### [WORK TASK]
Each entry needs to be reproduced exactly, with none left out.

### [LISTED RECORDS]
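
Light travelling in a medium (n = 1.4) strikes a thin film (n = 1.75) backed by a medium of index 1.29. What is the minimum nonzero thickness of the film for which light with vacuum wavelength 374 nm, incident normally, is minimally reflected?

Top surface (1.4 → 1.75): reflection off a higher-index medium gives a half-wave phase shift.
Ray reflecting at the bottom interface goes from n = 1.75 toward n = 1.29: no phase shift.
Exactly one π shift → a net half-wave offset.
So the condition for destructive reflection is 2 n t = m λ.
Minimum nonzero at m = 1: t = λ / (2 n) = 374 / (2 × 1.75) = 107 nm.

107 nm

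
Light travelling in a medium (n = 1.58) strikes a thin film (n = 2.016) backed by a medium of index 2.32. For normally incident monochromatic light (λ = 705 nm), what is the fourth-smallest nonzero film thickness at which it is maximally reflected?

699 nm

Ray reflecting at the top interface goes from n = 1.58 toward n = 2.016: a half-wave phase shift.
At the lower boundary (n = 2.016 to n = 2.32) the reflected ray undergoes a half-wave phase shift.
Zero or two π shifts → no net half-wave offset.
So the condition for constructive reflection is 2 n t = m λ.
The fourth-smallest nonzero thickness corresponds to m = 4: t = m λ / (2 n) = 4.00 × 705 / (2 × 2.016) = 699 nm.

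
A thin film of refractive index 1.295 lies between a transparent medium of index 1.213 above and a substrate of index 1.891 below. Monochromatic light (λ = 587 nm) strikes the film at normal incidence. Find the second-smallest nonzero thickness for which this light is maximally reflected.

At the upper boundary (n = 1.213 to n = 1.295) the reflected ray undergoes a half-wave phase shift.
Bottom surface (1.295 → 1.891): reflection off a higher-index medium gives a half-wave phase shift.
Net: no relative phase inversion (both shifts match).
So the condition for constructive reflection is 2 n t = m λ.
The second-smallest nonzero thickness corresponds to m = 2: t = m λ / (2 n) = 2.00 × 587 / (2 × 1.295) = 453 nm.

453 nm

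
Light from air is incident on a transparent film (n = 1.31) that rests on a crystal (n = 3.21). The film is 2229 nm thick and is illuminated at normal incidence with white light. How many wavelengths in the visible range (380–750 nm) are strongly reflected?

8

Top surface (1.0 → 1.31): reflection off a higher-index medium gives a half-wave phase shift.
At the lower boundary (n = 1.31 to n = 3.21) the reflected ray undergoes a half-wave phase shift.
The two reflections carry the same phase change, so no net offset.
For maximum reflection here: 2 n t = m λ.
λ = 2 n t / m = 5840 / m nm.
m=7: 834 nm (IR); m=8: 730 nm (visible); m=9: 649 nm (visible); m=10: 584 nm (visible); m=11: 531 nm (visible); m=12: 487 nm (visible); m=13: 449 nm (visible); m=14: 417 nm (visible); m=15: 389 nm (visible); m=16: 365 nm (UV).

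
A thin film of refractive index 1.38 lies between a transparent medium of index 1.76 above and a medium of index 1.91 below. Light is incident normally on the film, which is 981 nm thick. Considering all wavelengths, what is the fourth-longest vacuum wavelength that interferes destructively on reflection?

Ray reflecting at the top interface goes from n = 1.76 toward n = 1.38: no phase shift.
At the lower boundary (n = 1.38 to n = 1.91) the reflected ray undergoes a half-wave phase shift.
Exactly one π shift → a net half-wave offset.
So the condition for destructive reflection is 2 n t = m λ.
λ = 2 n t / m. The fourth-longest wavelength is m = 4: λ = 2 × 1.38 × 981 / 4.00 = 677 nm.

677 nm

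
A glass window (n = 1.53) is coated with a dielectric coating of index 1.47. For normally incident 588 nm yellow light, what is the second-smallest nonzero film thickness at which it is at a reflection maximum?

400 nm

Ray reflecting at the top interface goes from n = 1.0 toward n = 1.47: a half-wave phase shift.
At the lower boundary (n = 1.47 to n = 1.53) the reflected ray undergoes a half-wave phase shift.
Net: no relative phase inversion (both shifts match).
So the condition for constructive reflection is 2 n t = m λ.
The second-smallest nonzero thickness corresponds to m = 2: t = m λ / (2 n) = 2.00 × 588 / (2 × 1.47) = 400 nm.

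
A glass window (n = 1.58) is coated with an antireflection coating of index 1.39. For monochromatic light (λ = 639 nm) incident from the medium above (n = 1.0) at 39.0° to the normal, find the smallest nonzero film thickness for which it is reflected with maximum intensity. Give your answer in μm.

0.258 μm

Ray reflecting at the top interface goes from n = 1.0 toward n = 1.39: a half-wave phase shift.
Ray reflecting at the bottom interface goes from n = 1.39 toward n = 1.58: a half-wave phase shift.
Zero or two π shifts → no net half-wave offset.
For maximum reflection here: 2 n t cos θ_r = m λ.
Snell's law: 1.0 sin 39.0° = 1.39 sin θ_r → sin θ_r = 0.453, cos θ_r = 0.892.
Minimum nonzero at m = 1: t = λ / (2 n cos θ_r) = 639 / (2 × 1.39 × 0.892) = 258 nm.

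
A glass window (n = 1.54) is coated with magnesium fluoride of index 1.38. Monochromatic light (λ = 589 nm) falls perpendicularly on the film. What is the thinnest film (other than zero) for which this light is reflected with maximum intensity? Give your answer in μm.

0.213 μm

At the upper boundary (n = 1.0 to n = 1.38) the reflected ray undergoes a half-wave phase shift.
Bottom surface (1.38 → 1.54): reflection off a higher-index medium gives a half-wave phase shift.
The two reflections carry the same phase change, so no net offset.
For maximum reflection here: 2 n t = m λ.
Minimum nonzero at m = 1: t = λ / (2 n) = 589 / (2 × 1.38) = 213 nm.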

### [TASK ANSWER]
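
Light travelling in a medium (n = 1.4) strikes a thin film (n = 1.75) backed by a medium of index 1.29. What is the minimum nonzero thickness of the film for which light with vacuum wavelength 374 nm, incident normally, is minimally reflected?

Top surface (1.4 → 1.75): reflection off a higher-index medium gives a half-wave phase shift.
Ray reflecting at the bottom interface goes from n = 1.75 toward n = 1.29: no phase shift.
Exactly one π shift → a net half-wave offset.
So the condition for destructive reflection is 2 n t = m λ.
Minimum nonzero at m = 1: t = λ / (2 n) = 374 / (2 × 1.75) = 107 nm.

107 nm

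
Light travelling in a medium (n = 1.58) strikes a thin film (n = 2.016) backed by a medium of index 2.32. For normally incident monochromatic light (λ = 705 nm), what is the fourth-smallest nonzero film thickness at which it is maximally reflected?

699 nm

Ray reflecting at the top interface goes from n = 1.58 toward n = 2.016: a half-wave phase shift.
At the lower boundary (n = 2.016 to n = 2.32) the reflected ray undergoes a half-wave phase shift.
Zero or two π shifts → no net half-wave offset.
So the condition for constructive reflection is 2 n t = m λ.
The fourth-smallest nonzero thickness corresponds to m = 4: t = m λ / (2 n) = 4.00 × 705 / (2 × 2.016) = 699 nm.

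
A thin film of refractive index 1.295 lies between a transparent medium of index 1.213 above and a substrate of index 1.891 below. Monochromatic light (λ = 587 nm) strikes the film at normal incidence. Find the second-smallest nonzero thickness for which this light is maximally reflected.

At the upper boundary (n = 1.213 to n = 1.295) the reflected ray undergoes a half-wave phase shift.
Bottom surface (1.295 → 1.891): reflection off a higher-index medium gives a half-wave phase shift.
Net: no relative phase inversion (both shifts match).
So the condition for constructive reflection is 2 n t = m λ.
The second-smallest nonzero thickness corresponds to m = 2: t = m λ / (2 n) = 2.00 × 587 / (2 × 1.295) = 453 nm.

453 nm

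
Light from air is incident on a transparent film (n = 1.31) that rests on a crystal (n = 3.21). The film is 2229 nm thick and is illuminated at normal incidence with white light. How many wavelengths in the visible range (380–750 nm) are strongly reflected?

8

Top surface (1.0 → 1.31): reflection off a higher-index medium gives a half-wave phase shift.
At the lower boundary (n = 1.31 to n = 3.21) the reflected ray undergoes a half-wave phase shift.
The two reflections carry the same phase change, so no net offset.
For maximum reflection here: 2 n t = m λ.
λ = 2 n t / m = 5840 / m nm.
m=7: 834 nm (IR); m=8: 730 nm (visible); m=9: 649 nm (visible); m=10: 584 nm (visible); m=11: 531 nm (visible); m=12: 487 nm (visible); m=13: 449 nm (visible); m=14: 417 nm (visible); m=15: 389 nm (visible); m=16: 365 nm (UV).

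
A thin film of refractive index 1.38 lies between a transparent medium of index 1.76 above and a medium of index 1.91 below. Light is incident normally on the film, which is 981 nm thick. Considering all wavelengths, what is the fourth-longest vacuum wavelength that interferes destructively on reflection?

Ray reflecting at the top interface goes from n = 1.76 toward n = 1.38: no phase shift.
At the lower boundary (n = 1.38 to n = 1.91) the reflected ray undergoes a half-wave phase shift.
Exactly one π shift → a net half-wave offset.
So the condition for destructive reflection is 2 n t = m λ.
λ = 2 n t / m. The fourth-longest wavelength is m = 4: λ = 2 × 1.38 × 981 / 4.00 = 677 nm.

677 nm

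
A glass window (n = 1.53) is coated with a dielectric coating of index 1.47. For normally incident 588 nm yellow light, what is the second-smallest nonzero film thickness at which it is at a reflection maximum?

400 nm

Ray reflecting at the top interface goes from n = 1.0 toward n = 1.47: a half-wave phase shift.
At the lower boundary (n = 1.47 to n = 1.53) the reflected ray undergoes a half-wave phase shift.
Net: no relative phase inversion (both shifts match).
So the condition for constructive reflection is 2 n t = m λ.
The second-smallest nonzero thickness corresponds to m = 2: t = m λ / (2 n) = 2.00 × 588 / (2 × 1.47) = 400 nm.

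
A glass window (n = 1.58) is coated with an antireflection coating of index 1.39. For monochromatic light (λ = 639 nm) incident from the medium above (n = 1.0) at 39.0° to the normal, find the smallest nonzero film thickness for which it is reflected with maximum intensity. Give your answer in μm.

0.258 μm

Ray reflecting at the top interface goes from n = 1.0 toward n = 1.39: a half-wave phase shift.
Ray reflecting at the bottom interface goes from n = 1.39 toward n = 1.58: a half-wave phase shift.
Zero or two π shifts → no net half-wave offset.
For maximum reflection here: 2 n t cos θ_r = m λ.
Snell's law: 1.0 sin 39.0° = 1.39 sin θ_r → sin θ_r = 0.453, cos θ_r = 0.892.
Minimum nonzero at m = 1: t = λ / (2 n cos θ_r) = 639 / (2 × 1.39 × 0.892) = 258 nm.

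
A glass window (n = 1.54) is coated with magnesium fluoride of index 1.38. Monochromatic light (λ = 589 nm) falls perpendicularly on the film. What is the thinnest film (other than zero) for which this light is reflected with maximum intensity? Give your answer in μm.

0.213 μm

At the upper boundary (n = 1.0 to n = 1.38) the reflected ray undergoes a half-wave phase shift.
Bottom surface (1.38 → 1.54): reflection off a higher-index medium gives a half-wave phase shift.
The two reflections carry the same phase change, so no net offset.
For maximum reflection here: 2 n t = m λ.
Minimum nonzero at m = 1: t = λ / (2 n) = 589 / (2 × 1.38) = 213 nm.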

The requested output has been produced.